*EXERCISE INSTRUCTIONS*: In the records below, find the line containing "A sequence satisfies b[0]". Restate it and all the lines after it exactly, and omit the rest.

*INPUT DATA*:
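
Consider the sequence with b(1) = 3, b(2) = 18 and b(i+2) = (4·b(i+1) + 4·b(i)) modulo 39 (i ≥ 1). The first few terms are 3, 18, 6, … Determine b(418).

6

Listing terms: b(1) = 3,  b(2) = 18,  b(3) = 6,  b(4) = 18,  b(5) = 18,  b(6) = 27,  b(7) = 24,  b(8) = 9,  b(9) = 15,  b(10) = 18,  b(11) = 15,  b(12) = 15,  b(13) = 3,  b(14) = 33,  b(15) = 27,  b(16) = 6,  b(17) = 15,  b(18) = 6,  b(19) = 6,  b(20) = 9,  b(21) = 21,  b(22) = 3,  b(23) = 18.
Since (b(22), b(23)) = (b(1), b(2)) = (3, 18) (two consecutive terms determine the rest), the sequence is periodic with period 21.
So b(418) = b(1 + ((418-1) mod 21)) = b(19) = 6.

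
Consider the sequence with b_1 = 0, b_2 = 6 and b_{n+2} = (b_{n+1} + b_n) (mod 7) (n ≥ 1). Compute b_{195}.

Listing terms: b_1 = 0,  b_2 = 6,  b_3 = 6,  b_4 = 5,  b_5 = 4,  b_6 = 2,  b_7 = 6,  b_8 = 1,  b_9 = 0,  b_{10} = 1,  b_{11} = 1,  b_{12} = 2,  b_{13} = 3,  b_{14} = 5,  b_{15} = 1,  b_{16} = 6,  b_{17} = 0,  b_{18} = 6.
Since (b_{17}, b_{18}) = (b_1, b_2) = (0, 6) (two consecutive terms determine the rest), the sequence is periodic with period 16.
(195 - 1) mod 16 = 2, so b_{195} = b_3 = 6.

6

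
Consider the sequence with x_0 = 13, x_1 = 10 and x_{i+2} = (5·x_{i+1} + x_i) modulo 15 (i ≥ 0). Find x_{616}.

13

Listing terms: x_0 = 13,  x_1 = 10,  x_2 = 3,  x_3 = 10,  x_4 = 8,  x_5 = 5,  x_6 = 3,  x_7 = 5,  x_8 = 13,  x_9 = 10.
Since (x_8, x_9) = (x_0, x_1) = (13, 10) (two consecutive terms determine the rest), the sequence is periodic with period 8.
So x_{616} = x_{0 + ((616-0) mod 8)} = x_0 = 13.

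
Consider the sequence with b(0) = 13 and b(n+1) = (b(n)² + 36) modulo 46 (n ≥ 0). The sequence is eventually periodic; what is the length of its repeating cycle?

Computing terms: b(0) = 13,  b(1) = 21,  b(2) = 17,  b(3) = 3,  b(4) = 45,  b(5) = 37,  b(6) = 25,  b(7) = 17.
Since b(7) = b(2) = 17, the sequence is eventually periodic: after a pre-period of length 2 it cycles with period 5.

5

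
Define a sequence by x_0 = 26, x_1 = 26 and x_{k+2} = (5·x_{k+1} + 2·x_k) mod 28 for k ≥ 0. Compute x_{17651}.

6

Computing terms: x_0 = 26, x_1 = 26, x_2 = 14, x_3 = 10, x_4 = 22, x_5 = 18, x_6 = 22, x_7 = 6, x_8 = 18, x_9 = 18, x_{10} = 14, x_{11} = 22, x_{12} = 26, x_{13} = 6, x_{14} = 26, x_{15} = 2, x_{16} = 6, x_{17} = 6, x_{18} = 14, x_{19} = 26, x_{20} = 18, x_{21} = 2, x_{22} = 18, x_{23} = 10, x_{24} = 2, x_{25} = 2, x_{26} = 14, x_{27} = 18, x_{28} = 6, x_{29} = 10, x_{30} = 6, x_{31} = 22, x_{32} = 10, x_{33} = 10, x_{34} = 14, x_{35} = 6, x_{36} = 2, x_{37} = 22, x_{38} = 2, x_{39} = 26, x_{40} = 22, x_{41} = 22, x_{42} = 14, x_{43} = 2, x_{44} = 10, x_{45} = 26, x_{46} = 10, x_{47} = 18, x_{48} = 26, x_{49} = 26.
Since (x_{48}, x_{49}) = (x_0, x_1) = (26, 26) (two consecutive terms determine the rest), the sequence is periodic with period 48.
(17651 - 0) mod 48 = 35, so x_{17651} = x_{35} = 6.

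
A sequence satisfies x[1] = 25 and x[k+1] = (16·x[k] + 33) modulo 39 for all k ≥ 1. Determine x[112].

25

Computing terms: x[1] = 25, x[2] = 4, x[3] = 19, x[4] = 25.
Since x[4] = x[1] = 25, the sequence is periodic with period 3.
So x[112] = x[1 + ((112-1) mod 3)] = x[1] = 25.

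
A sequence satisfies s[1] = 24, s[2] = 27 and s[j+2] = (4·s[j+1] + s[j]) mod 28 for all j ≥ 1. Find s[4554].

15

We have s[1] = 24; s[2] = 27; s[3] = 20; s[4] = 23; s[5] = 0; s[6] = 23; s[7] = 8; s[8] = 27; s[9] = 4; s[10] = 15; s[11] = 8; s[12] = 19; s[13] = 0; s[14] = 19; s[15] = 20; s[16] = 15; s[17] = 24; s[18] = 27.
Since (s[17], s[18]) = (s[1], s[2]) = (24, 27) (two consecutive terms determine the rest), the sequence is periodic with period 16.
(4554 - 1) mod 16 = 9, so s[4554] = s[10] = 15.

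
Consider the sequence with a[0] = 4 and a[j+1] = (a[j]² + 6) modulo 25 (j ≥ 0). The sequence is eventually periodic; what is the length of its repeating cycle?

Computing terms: a[0] = 4, a[1] = 22, a[2] = 15, a[3] = 6, a[4] = 17, a[5] = 20, a[6] = 6.
Since a[6] = a[3] = 6, the sequence is eventually periodic: after a pre-period of length 3 it cycles with period 3.

3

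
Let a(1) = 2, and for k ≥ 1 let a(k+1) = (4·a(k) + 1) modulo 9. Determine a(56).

0

Listing terms: a(1) = 2, a(2) = 0, a(3) = 1, a(4) = 5, a(5) = 3, a(6) = 4, a(7) = 8, a(8) = 6, a(9) = 7, a(10) = 2.
The sequence repeats with period 9.
(56 - 1) mod 9 = 1, so a(56) = a(2) = 0.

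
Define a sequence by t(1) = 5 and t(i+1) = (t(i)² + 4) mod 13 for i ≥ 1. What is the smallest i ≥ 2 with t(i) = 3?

Listing terms: t(1) = 5, t(2) = 3, t(3) = 0, t(4) = 4, t(5) = 7, t(6) = 1, t(7) = 5.
The sequence repeats with period 6.
The value 3 first appears (with i ≥ 2) at t(2).

2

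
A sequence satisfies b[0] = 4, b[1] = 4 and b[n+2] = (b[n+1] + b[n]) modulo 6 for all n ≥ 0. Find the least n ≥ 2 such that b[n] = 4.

6

We have b[0] = 4; b[1] = 4; b[2] = 2; b[3] = 0; b[4] = 2; b[5] = 2; b[6] = 4; b[7] = 0; b[8] = 4; b[9] = 4.
The sequence repeats with period 8.
The value 4 first appears (with n ≥ 2) at b[6].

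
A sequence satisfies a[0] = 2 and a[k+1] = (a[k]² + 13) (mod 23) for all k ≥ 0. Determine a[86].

17

Listing terms: a[0] = 2,  a[1] = 17,  a[2] = 3,  a[3] = 22,  a[4] = 14,  a[5] = 2.
Since a[5] = a[0] = 2, the sequence is periodic with period 5.
(86 - 0) mod 5 = 1, so a[86] = a[1] = 17.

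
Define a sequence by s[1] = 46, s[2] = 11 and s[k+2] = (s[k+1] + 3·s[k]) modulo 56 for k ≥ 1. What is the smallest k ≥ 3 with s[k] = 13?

We have s[1] = 46, s[2] = 11, s[3] = 37, s[4] = 14, s[5] = 13, s[6] = 55, s[7] = 38, s[8] = 35, s[9] = 37, s[10] = 30, s[11] = 29, s[12] = 7, s[13] = 38, s[14] = 3, s[15] = 5, s[16] = 14, s[17] = 29, s[18] = 15, s[19] = 46, s[20] = 35, s[21] = 5, s[22] = 54, s[23] = 13, s[24] = 7, s[25] = 46, s[26] = 11.
Since (s[25], s[26]) = (s[1], s[2]) = (46, 11) (two consecutive terms determine the rest), the sequence is periodic with period 24.
The value 13 first appears (with k ≥ 3) at s[5].

5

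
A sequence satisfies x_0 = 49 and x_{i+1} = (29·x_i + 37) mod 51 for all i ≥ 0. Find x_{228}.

19

Computing terms: x_0 = 49; x_1 = 30; x_2 = 40; x_3 = 24; x_4 = 19; x_5 = 27; x_6 = 4; x_7 = 0; x_8 = 37; x_9 = 39; x_{10} = 46; x_{11} = 45; x_{12} = 16; x_{13} = 42; x_{14} = 31; x_{15} = 18; x_{16} = 49.
Since x_{16} = x_0 = 49, the sequence is periodic with period 16.
(228 - 0) mod 16 = 4, so x_{228} = x_4 = 19.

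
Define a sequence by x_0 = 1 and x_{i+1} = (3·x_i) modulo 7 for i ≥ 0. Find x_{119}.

Computing terms: x_0 = 1, x_1 = 3, x_2 = 2, x_3 = 6, x_4 = 4, x_5 = 5, x_6 = 1.
The sequence repeats with period 6.
(119 - 0) mod 6 = 5, so x_{119} = x_5 = 5.

5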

*SOLVED PROBLEM*:
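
A sequence satisfies b[0] = 4, b[1] = 4 and b[n+2] = (b[n+1] + b[n]) modulo 6 for all n ≥ 0. Find the least n ≥ 2 such that b[n] = 4.

6

We have b[0] = 4; b[1] = 4; b[2] = 2; b[3] = 0; b[4] = 2; b[5] = 2; b[6] = 4; b[7] = 0; b[8] = 4; b[9] = 4.
The sequence repeats with period 8.
The value 4 first appears (with n ≥ 2) at b[6].

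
A sequence satisfies a[0] = 2 and a[k+1] = (a[k]² + 13) (mod 23) for all k ≥ 0. Determine a[86].

17

Listing terms: a[0] = 2,  a[1] = 17,  a[2] = 3,  a[3] = 22,  a[4] = 14,  a[5] = 2.
Since a[5] = a[0] = 2, the sequence is periodic with period 5.
(86 - 0) mod 5 = 1, so a[86] = a[1] = 17.

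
Define a sequence by s[1] = 46, s[2] = 11 and s[k+2] = (s[k+1] + 3·s[k]) modulo 56 for k ≥ 1. What is the smallest k ≥ 3 with s[k] = 13?

We have s[1] = 46, s[2] = 11, s[3] = 37, s[4] = 14, s[5] = 13, s[6] = 55, s[7] = 38, s[8] = 35, s[9] = 37, s[10] = 30, s[11] = 29, s[12] = 7, s[13] = 38, s[14] = 3, s[15] = 5, s[16] = 14, s[17] = 29, s[18] = 15, s[19] = 46, s[20] = 35, s[21] = 5, s[22] = 54, s[23] = 13, s[24] = 7, s[25] = 46, s[26] = 11.
Since (s[25], s[26]) = (s[1], s[2]) = (46, 11) (two consecutive terms determine the rest), the sequence is periodic with period 24.
The value 13 first appears (with k ≥ 3) at s[5].

5

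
A sequence satisfies x_0 = 49 and x_{i+1} = (29·x_i + 37) mod 51 for all i ≥ 0. Find x_{228}.

19

Computing terms: x_0 = 49; x_1 = 30; x_2 = 40; x_3 = 24; x_4 = 19; x_5 = 27; x_6 = 4; x_7 = 0; x_8 = 37; x_9 = 39; x_{10} = 46; x_{11} = 45; x_{12} = 16; x_{13} = 42; x_{14} = 31; x_{15} = 18; x_{16} = 49.
Since x_{16} = x_0 = 49, the sequence is periodic with period 16.
(228 - 0) mod 16 = 4, so x_{228} = x_4 = 19.

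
Define a sequence by x_0 = 1 and x_{i+1} = (3·x_i) modulo 7 for i ≥ 0. Find x_{119}.

Computing terms: x_0 = 1, x_1 = 3, x_2 = 2, x_3 = 6, x_4 = 4, x_5 = 5, x_6 = 1.
The sequence repeats with period 6.
(119 - 0) mod 6 = 5, so x_{119} = x_5 = 5.

5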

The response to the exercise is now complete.